> _What to work on_:
From the line containing "A composite uses" onward to the last line of the data below, copy each line exactly and add nothing.

Stored data entries:
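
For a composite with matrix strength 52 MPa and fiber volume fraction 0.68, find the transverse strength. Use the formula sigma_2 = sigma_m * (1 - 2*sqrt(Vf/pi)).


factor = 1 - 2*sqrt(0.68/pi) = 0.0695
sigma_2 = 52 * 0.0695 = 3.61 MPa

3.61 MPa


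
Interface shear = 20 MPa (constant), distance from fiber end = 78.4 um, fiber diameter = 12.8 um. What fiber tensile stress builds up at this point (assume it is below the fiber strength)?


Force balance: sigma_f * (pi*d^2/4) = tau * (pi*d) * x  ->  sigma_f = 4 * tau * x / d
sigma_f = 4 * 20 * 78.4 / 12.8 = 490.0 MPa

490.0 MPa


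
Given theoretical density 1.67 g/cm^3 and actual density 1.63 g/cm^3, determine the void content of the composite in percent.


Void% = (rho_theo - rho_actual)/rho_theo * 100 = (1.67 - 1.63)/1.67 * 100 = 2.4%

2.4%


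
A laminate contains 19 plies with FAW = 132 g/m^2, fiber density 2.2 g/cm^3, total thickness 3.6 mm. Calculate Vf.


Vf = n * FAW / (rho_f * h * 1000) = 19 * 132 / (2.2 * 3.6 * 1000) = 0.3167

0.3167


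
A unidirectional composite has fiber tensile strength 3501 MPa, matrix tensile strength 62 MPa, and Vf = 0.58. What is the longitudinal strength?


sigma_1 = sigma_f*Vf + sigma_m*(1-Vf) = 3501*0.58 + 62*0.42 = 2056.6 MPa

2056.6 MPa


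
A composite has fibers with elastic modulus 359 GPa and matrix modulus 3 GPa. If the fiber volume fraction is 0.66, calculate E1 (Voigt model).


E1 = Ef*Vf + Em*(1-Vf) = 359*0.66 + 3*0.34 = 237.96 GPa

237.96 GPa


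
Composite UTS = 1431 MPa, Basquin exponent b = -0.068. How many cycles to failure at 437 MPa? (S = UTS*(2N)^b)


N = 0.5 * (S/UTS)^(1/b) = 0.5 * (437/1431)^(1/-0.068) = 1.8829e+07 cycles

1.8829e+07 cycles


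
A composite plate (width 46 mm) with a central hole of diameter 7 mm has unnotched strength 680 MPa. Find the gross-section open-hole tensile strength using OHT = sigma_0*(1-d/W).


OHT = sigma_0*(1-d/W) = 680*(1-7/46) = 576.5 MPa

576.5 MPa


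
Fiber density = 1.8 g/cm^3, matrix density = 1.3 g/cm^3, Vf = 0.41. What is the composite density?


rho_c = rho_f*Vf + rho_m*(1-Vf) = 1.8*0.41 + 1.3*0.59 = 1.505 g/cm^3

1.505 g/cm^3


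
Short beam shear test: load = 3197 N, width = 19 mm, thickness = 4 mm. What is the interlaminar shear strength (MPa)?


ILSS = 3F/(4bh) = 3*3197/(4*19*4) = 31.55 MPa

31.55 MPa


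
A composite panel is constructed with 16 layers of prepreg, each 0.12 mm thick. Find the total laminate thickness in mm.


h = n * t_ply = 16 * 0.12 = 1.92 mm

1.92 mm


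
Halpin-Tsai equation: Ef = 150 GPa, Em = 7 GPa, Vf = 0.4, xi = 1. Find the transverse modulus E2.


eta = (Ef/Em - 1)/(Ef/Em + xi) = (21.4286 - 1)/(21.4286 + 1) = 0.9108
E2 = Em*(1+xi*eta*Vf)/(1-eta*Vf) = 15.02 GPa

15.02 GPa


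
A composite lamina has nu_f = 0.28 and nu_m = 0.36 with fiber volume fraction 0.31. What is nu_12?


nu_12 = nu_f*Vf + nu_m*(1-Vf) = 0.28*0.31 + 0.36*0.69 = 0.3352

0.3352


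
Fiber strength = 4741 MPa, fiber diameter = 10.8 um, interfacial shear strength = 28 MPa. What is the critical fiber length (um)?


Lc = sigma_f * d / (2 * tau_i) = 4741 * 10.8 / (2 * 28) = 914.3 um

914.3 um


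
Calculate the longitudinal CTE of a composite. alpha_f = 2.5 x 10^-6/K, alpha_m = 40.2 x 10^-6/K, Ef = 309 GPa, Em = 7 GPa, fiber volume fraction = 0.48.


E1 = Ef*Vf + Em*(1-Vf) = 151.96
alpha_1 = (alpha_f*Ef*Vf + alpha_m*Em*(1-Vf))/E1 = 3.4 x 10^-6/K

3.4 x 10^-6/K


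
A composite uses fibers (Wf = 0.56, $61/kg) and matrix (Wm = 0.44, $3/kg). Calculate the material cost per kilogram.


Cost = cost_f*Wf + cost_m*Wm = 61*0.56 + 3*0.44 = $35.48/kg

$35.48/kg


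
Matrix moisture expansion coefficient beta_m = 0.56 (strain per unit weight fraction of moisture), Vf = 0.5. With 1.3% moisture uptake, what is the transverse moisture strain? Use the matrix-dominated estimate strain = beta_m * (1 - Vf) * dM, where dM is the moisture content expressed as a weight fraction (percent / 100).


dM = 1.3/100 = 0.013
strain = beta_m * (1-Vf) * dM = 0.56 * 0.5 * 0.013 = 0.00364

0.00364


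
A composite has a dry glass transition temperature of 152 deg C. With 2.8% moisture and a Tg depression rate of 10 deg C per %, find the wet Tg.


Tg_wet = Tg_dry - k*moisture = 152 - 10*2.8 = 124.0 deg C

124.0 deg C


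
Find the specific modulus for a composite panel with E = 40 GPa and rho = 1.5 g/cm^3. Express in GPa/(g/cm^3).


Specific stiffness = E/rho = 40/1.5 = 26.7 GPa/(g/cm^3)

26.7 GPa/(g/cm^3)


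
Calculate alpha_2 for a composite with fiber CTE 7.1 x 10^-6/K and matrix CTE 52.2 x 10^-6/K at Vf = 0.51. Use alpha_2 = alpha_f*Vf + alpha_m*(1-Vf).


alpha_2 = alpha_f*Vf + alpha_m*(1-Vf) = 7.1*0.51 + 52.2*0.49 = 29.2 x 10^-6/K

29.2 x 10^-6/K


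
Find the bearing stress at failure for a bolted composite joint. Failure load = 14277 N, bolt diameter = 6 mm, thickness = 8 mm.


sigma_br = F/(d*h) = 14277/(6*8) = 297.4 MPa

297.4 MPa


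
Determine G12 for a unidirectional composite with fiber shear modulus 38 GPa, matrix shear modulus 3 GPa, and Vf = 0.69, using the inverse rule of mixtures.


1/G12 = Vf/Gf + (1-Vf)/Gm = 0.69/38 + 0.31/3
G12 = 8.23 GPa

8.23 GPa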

> _Solution to the problem_:
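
A composite uses fibers (Wf = 0.56, $61/kg) and matrix (Wm = 0.44, $3/kg). Calculate the material cost per kilogram.


Cost = cost_f*Wf + cost_m*Wm = 61*0.56 + 3*0.44 = $35.48/kg

$35.48/kg


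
Matrix moisture expansion coefficient beta_m = 0.56 (strain per unit weight fraction of moisture), Vf = 0.5. With 1.3% moisture uptake, what is the transverse moisture strain? Use the matrix-dominated estimate strain = beta_m * (1 - Vf) * dM, where dM is the moisture content expressed as a weight fraction (percent / 100).


dM = 1.3/100 = 0.013
strain = beta_m * (1-Vf) * dM = 0.56 * 0.5 * 0.013 = 0.00364

0.00364


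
A composite has a dry glass transition temperature of 152 deg C. With 2.8% moisture and a Tg depression rate of 10 deg C per %, find the wet Tg.


Tg_wet = Tg_dry - k*moisture = 152 - 10*2.8 = 124.0 deg C

124.0 deg C


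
Find the specific modulus for a composite panel with E = 40 GPa and rho = 1.5 g/cm^3. Express in GPa/(g/cm^3).


Specific stiffness = E/rho = 40/1.5 = 26.7 GPa/(g/cm^3)

26.7 GPa/(g/cm^3)


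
Calculate alpha_2 for a composite with fiber CTE 7.1 x 10^-6/K and matrix CTE 52.2 x 10^-6/K at Vf = 0.51. Use alpha_2 = alpha_f*Vf + alpha_m*(1-Vf).


alpha_2 = alpha_f*Vf + alpha_m*(1-Vf) = 7.1*0.51 + 52.2*0.49 = 29.2 x 10^-6/K

29.2 x 10^-6/K


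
Find the bearing stress at failure for a bolted composite joint. Failure load = 14277 N, bolt diameter = 6 mm, thickness = 8 mm.


sigma_br = F/(d*h) = 14277/(6*8) = 297.4 MPa

297.4 MPa


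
Determine G12 for a unidirectional composite with fiber shear modulus 38 GPa, matrix shear modulus 3 GPa, and Vf = 0.69, using the inverse rule of mixtures.


1/G12 = Vf/Gf + (1-Vf)/Gm = 0.69/38 + 0.31/3
G12 = 8.23 GPa

8.23 GPa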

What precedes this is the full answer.